### Task:
From the entries below, gather every line containing the string "shareholders".

Records from a collection
* * *
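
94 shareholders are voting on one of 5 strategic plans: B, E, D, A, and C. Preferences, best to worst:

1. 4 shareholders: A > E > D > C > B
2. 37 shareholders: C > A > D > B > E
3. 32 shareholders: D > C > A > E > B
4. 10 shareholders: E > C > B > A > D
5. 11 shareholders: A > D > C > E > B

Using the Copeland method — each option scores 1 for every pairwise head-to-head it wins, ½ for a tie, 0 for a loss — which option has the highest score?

B: loses to E, D, A, and C → score 0.
E: beats B; loses to D, A, and C → score 1.
D: beats B and E; ties C; loses to A → score 2.5.
A: beats B, E, and D; loses to C → score 3.
C: beats B, E, and A; ties D → score 3.5.
C has the best pairwise record.

C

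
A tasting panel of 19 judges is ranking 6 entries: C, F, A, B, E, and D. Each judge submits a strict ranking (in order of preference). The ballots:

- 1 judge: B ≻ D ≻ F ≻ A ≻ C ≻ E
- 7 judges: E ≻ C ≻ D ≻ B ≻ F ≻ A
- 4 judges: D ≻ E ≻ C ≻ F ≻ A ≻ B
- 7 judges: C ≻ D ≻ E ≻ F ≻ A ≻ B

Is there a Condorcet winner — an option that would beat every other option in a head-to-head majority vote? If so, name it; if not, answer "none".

none

Checking pairwise contests:
E beats C 11–8.
C beats F 18–1.
C beats A 18–1.
C beats B 18–1.
D beats E 12–7.
C beats D 14–5.
Every option loses at least one head-to-head, so there is no Condorcet winner.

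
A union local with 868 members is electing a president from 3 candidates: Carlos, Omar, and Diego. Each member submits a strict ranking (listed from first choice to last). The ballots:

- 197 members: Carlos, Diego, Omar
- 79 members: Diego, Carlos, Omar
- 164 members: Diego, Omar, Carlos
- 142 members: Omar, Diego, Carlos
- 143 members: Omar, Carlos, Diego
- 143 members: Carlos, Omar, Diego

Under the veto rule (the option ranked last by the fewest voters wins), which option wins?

Omar

Last-place votes: Carlos 306, Omar 276, Diego 286.
Omar is ranked last by the fewest voters, so Omar wins.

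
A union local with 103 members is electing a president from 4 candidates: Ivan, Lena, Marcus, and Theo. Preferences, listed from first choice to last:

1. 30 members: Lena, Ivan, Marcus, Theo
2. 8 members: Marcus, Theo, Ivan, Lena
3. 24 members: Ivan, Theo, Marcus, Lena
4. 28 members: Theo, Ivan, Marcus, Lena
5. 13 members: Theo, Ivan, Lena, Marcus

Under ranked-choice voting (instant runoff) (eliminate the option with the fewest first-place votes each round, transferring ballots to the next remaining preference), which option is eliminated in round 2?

Ivan

Round 1: Ivan 24, Lena 30, Marcus 8, Theo 41. Eliminate Marcus.
Round 2: Ivan 24, Lena 30, Theo 49. Eliminate Ivan.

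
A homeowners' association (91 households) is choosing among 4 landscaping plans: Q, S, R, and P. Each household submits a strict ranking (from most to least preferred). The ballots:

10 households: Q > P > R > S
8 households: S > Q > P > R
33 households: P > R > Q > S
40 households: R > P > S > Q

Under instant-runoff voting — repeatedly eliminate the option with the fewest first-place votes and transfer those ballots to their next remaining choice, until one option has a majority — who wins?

Round 1: Q 10, S 8, R 40, P 33. Eliminate S.
Round 2: Q 18, R 40, P 33. Eliminate Q.
Round 3: R 40, P 51. P has a majority.

P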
* * *
### Exercise solution:
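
94 shareholders are voting on one of 5 strategic plans: B, E, D, A, and C. Preferences, best to worst:
1. 4 shareholders: A > E > D > C > B
2. 37 shareholders: C > A > D > B > E
3. 32 shareholders: D > C > A > E > B
4. 10 shareholders: E > C > B > A > D
5. 11 shareholders: A > D > C > E > B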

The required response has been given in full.